### PROBLEM TO WORK ON
From the data below, retype exactly the lines starting with the one that contains "Simplify ((((((b⁻¹) /" and ending with the one that contains "Expand (7y −", both included.

### ENTRIES PROVIDED

——

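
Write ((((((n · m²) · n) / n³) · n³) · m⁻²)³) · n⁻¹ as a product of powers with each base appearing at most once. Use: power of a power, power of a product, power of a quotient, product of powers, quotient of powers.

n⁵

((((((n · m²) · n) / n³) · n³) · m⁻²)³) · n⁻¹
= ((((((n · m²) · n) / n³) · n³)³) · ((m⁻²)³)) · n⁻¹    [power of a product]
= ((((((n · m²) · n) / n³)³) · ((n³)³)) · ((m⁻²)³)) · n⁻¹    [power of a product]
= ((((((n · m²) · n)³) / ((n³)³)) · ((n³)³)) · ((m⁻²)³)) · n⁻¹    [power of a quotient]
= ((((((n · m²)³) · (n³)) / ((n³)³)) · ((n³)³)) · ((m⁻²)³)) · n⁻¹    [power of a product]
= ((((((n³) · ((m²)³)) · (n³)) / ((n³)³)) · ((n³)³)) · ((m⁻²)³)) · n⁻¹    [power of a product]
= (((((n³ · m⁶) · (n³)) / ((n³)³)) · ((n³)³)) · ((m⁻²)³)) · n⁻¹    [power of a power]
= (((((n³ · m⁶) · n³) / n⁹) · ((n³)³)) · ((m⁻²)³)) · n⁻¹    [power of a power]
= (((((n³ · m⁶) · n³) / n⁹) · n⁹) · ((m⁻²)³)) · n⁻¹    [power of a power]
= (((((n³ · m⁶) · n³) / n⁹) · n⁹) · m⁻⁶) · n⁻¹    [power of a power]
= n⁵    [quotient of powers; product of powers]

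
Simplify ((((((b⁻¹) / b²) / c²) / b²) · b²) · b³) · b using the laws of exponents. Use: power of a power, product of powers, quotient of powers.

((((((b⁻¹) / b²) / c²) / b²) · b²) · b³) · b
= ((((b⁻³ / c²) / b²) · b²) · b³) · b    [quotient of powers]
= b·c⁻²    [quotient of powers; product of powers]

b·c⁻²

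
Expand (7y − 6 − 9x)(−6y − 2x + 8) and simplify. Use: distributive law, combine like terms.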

——

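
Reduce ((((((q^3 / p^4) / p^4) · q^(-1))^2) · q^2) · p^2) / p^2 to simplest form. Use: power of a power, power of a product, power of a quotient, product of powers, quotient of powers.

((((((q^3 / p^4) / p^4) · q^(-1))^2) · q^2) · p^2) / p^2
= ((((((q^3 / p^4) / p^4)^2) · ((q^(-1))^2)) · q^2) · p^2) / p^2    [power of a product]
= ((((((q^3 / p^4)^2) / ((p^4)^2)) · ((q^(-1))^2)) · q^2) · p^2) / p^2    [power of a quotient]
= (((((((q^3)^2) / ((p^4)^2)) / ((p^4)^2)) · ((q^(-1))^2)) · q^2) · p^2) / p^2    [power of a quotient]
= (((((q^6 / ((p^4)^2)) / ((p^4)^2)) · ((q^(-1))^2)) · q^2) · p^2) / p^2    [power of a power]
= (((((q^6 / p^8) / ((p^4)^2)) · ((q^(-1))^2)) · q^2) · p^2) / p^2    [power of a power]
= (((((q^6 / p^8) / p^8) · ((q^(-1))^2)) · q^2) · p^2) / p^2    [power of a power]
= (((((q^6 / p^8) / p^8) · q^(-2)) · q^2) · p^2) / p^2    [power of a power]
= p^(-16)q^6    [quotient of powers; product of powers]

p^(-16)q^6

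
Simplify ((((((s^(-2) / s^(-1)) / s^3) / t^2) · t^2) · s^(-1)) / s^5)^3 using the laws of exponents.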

——

### WRITTEN SOLUTION
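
Simplify ((((((b⁻¹) / b²) / c²) / b²) · b²) · b³) · b using the laws of exponents. Use: power of a power, product of powers, quotient of powers.

((((((b⁻¹) / b²) / c²) / b²) · b²) · b³) · b
= ((((b⁻³ / c²) / b²) · b²) · b³) · b    [quotient of powers]
= b·c⁻²    [quotient of powers; product of powers]

b·c⁻²

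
Expand (7y − 6 − 9x)(−6y − 2x + 8) and simplify. Use: distributive law, combine like terms.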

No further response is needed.